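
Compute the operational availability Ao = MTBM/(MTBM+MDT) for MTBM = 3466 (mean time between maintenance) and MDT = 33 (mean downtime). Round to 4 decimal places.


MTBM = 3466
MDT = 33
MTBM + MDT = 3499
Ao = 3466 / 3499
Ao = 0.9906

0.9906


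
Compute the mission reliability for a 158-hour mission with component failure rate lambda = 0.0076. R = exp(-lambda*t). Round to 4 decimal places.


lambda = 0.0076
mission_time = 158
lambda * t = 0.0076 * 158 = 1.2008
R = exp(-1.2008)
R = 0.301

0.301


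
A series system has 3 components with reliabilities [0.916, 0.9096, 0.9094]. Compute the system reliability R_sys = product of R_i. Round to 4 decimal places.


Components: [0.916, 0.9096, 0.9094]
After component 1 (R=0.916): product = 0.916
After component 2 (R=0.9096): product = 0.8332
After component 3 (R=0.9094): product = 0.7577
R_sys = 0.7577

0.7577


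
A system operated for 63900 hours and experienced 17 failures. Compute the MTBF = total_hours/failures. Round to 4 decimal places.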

++++++++

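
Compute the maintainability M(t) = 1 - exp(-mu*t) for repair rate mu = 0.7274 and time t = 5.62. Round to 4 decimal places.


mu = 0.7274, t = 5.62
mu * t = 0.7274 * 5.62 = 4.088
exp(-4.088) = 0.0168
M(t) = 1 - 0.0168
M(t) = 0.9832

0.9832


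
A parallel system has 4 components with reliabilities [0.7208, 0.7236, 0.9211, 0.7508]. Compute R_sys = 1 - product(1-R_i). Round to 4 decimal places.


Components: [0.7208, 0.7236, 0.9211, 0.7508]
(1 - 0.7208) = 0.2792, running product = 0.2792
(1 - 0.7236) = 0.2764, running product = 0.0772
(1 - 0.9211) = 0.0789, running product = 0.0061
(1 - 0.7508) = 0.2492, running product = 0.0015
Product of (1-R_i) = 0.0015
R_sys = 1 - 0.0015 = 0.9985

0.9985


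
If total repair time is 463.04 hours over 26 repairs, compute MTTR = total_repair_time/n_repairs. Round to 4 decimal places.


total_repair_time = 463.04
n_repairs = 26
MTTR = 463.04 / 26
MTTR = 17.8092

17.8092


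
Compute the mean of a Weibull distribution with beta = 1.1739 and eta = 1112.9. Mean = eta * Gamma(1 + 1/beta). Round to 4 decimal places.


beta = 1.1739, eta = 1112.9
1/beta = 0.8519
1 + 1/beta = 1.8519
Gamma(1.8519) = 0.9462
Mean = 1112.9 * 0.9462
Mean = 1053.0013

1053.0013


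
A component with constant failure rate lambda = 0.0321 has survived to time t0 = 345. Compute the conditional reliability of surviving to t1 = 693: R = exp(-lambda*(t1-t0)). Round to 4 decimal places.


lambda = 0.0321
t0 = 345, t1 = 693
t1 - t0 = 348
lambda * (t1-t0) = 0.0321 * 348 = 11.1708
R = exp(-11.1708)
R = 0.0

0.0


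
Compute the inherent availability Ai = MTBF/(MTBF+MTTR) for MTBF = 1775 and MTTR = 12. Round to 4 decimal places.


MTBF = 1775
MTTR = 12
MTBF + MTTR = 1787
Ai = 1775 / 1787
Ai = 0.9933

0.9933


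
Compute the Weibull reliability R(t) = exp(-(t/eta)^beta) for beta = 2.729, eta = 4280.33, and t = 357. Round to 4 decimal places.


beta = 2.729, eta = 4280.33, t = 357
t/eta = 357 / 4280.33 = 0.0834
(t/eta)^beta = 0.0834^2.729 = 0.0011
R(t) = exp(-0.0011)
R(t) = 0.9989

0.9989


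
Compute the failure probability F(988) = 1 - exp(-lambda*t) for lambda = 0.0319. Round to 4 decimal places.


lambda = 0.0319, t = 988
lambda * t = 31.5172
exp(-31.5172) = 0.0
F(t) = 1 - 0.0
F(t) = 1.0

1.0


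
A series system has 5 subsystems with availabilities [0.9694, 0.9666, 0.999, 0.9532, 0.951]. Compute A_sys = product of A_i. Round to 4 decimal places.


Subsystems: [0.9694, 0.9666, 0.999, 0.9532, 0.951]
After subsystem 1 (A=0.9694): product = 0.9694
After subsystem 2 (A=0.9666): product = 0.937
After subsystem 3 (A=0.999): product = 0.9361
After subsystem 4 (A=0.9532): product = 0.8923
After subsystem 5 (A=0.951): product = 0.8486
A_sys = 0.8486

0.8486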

++++++++

* Exercise directions *
Can you repeat, word for word, every line above from the one containing "Compute the operational" down to the one containing "A system operated", including both?

* Your response *
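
Compute the operational availability Ao = MTBM/(MTBM+MDT) for MTBM = 3466 (mean time between maintenance) and MDT = 33 (mean downtime). Round to 4 decimal places.


MTBM = 3466
MDT = 33
MTBM + MDT = 3499
Ao = 3466 / 3499
Ao = 0.9906

0.9906


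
Compute the mission reliability for a 158-hour mission with component failure rate lambda = 0.0076. R = exp(-lambda*t). Round to 4 decimal places.


lambda = 0.0076
mission_time = 158
lambda * t = 0.0076 * 158 = 1.2008
R = exp(-1.2008)
R = 0.301

0.301


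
A series system has 3 components with reliabilities [0.916, 0.9096, 0.9094]. Compute the system reliability R_sys = product of R_i. Round to 4 decimal places.


Components: [0.916, 0.9096, 0.9094]
After component 1 (R=0.916): product = 0.916
After component 2 (R=0.9096): product = 0.8332
After component 3 (R=0.9094): product = 0.7577
R_sys = 0.7577

0.7577


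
A system operated for 63900 hours and experienced 17 failures. Compute the MTBF = total_hours/failures. Round to 4 decimal places.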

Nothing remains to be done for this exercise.